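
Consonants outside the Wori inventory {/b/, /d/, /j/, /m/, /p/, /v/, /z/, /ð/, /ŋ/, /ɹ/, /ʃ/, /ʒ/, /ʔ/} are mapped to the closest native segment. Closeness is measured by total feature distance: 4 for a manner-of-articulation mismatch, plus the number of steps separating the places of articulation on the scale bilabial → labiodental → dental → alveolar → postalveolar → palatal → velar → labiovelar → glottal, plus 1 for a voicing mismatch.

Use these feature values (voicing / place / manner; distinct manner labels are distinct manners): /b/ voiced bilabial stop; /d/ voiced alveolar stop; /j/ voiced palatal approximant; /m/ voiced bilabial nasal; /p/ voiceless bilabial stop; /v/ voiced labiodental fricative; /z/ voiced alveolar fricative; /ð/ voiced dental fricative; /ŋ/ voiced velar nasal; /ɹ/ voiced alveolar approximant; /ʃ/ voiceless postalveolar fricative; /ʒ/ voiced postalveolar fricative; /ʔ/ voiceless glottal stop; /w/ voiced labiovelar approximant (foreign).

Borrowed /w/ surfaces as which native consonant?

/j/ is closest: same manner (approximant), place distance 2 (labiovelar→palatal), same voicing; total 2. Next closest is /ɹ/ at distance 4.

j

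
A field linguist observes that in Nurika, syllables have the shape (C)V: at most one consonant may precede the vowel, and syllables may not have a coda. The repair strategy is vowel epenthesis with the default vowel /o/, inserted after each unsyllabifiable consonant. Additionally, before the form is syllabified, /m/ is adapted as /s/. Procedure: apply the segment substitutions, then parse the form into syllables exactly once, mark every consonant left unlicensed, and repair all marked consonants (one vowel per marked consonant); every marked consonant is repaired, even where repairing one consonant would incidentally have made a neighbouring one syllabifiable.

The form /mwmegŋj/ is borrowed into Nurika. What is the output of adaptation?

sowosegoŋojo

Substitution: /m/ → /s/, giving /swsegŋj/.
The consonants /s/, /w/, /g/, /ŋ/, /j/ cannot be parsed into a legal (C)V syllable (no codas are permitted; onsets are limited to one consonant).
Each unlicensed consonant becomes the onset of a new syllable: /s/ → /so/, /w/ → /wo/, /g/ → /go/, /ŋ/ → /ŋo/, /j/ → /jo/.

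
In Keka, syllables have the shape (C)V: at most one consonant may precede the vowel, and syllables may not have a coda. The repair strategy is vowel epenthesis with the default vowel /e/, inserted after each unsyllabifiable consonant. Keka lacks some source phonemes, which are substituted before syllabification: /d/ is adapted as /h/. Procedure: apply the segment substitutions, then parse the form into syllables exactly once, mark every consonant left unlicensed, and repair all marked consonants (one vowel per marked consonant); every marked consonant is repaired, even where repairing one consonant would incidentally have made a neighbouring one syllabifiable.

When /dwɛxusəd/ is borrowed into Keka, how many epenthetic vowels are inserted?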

§ Work to be completed:
Repeat every line of the data, exactly and in full.

§ Answer to the exercise:
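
Consonants outside the Wori inventory {/b/, /d/, /j/, /m/, /p/, /v/, /z/, /ð/, /ŋ/, /ɹ/, /ʃ/, /ʒ/, /ʔ/} are mapped to the closest native segment. Closeness is measured by total feature distance: 4 for a manner-of-articulation mismatch, plus the number of steps separating the places of articulation on the scale bilabial → labiodental → dental → alveolar → postalveolar → palatal → velar → labiovelar → glottal, plus 1 for a voicing mismatch.

Use these feature values (voicing / place / manner; distinct manner labels are distinct manners): /b/ voiced bilabial stop; /d/ voiced alveolar stop; /j/ voiced palatal approximant; /m/ voiced bilabial nasal; /p/ voiceless bilabial stop; /v/ voiced labiodental fricative; /z/ voiced alveolar fricative; /ð/ voiced dental fricative; /ŋ/ voiced velar nasal; /ɹ/ voiced alveolar approximant; /ʃ/ voiceless postalveolar fricative; /ʒ/ voiced postalveolar fricative; /ʔ/ voiceless glottal stop; /w/ voiced labiovelar approximant (foreign).

Borrowed /w/ surfaces as which native consonant?

/j/ is closest: same manner (approximant), place distance 2 (labiovelar→palatal), same voicing; total 2. Next closest is /ɹ/ at distance 4.

j

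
A field linguist observes that in Nurika, syllables have the shape (C)V: at most one consonant may precede the vowel, and syllables may not have a coda. The repair strategy is vowel epenthesis with the default vowel /o/, inserted after each unsyllabifiable consonant. Additionally, before the form is syllabified, /m/ is adapted as /s/. Procedure: apply the segment substitutions, then parse the form into syllables exactly once, mark every consonant left unlicensed, and repair all marked consonants (one vowel per marked consonant); every marked consonant is repaired, even where repairing one consonant would incidentally have made a neighbouring one syllabifiable.

The form /mwmegŋj/ is borrowed into Nurika. What is the output of adaptation?

sowosegoŋojo

Substitution: /m/ → /s/, giving /swsegŋj/.
The consonants /s/, /w/, /g/, /ŋ/, /j/ cannot be parsed into a legal (C)V syllable (no codas are permitted; onsets are limited to one consonant).
Each unlicensed consonant becomes the onset of a new syllable: /s/ → /so/, /w/ → /wo/, /g/ → /go/, /ŋ/ → /ŋo/, /j/ → /jo/.

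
In Keka, syllables have the shape (C)V: at most one consonant may precede the vowel, and syllables may not have a coda. The repair strategy is vowel epenthesis with the default vowel /e/, inserted after each unsyllabifiable consonant. Keka lacks some source phonemes, which are substituted before syllabification: /d/ is adapted as /h/. Procedure: apply the segment substitutions, then parse the form into syllables exactly once, mark every consonant left unlicensed, and repair all marked consonants (one vowel per marked consonant); every marked consonant is repaired, even where repairing one consonant would incidentally have made a neighbouring one syllabifiable.

When /dwɛxusəd/ is borrowed into Keka, how many epenthetic vowels are inserted?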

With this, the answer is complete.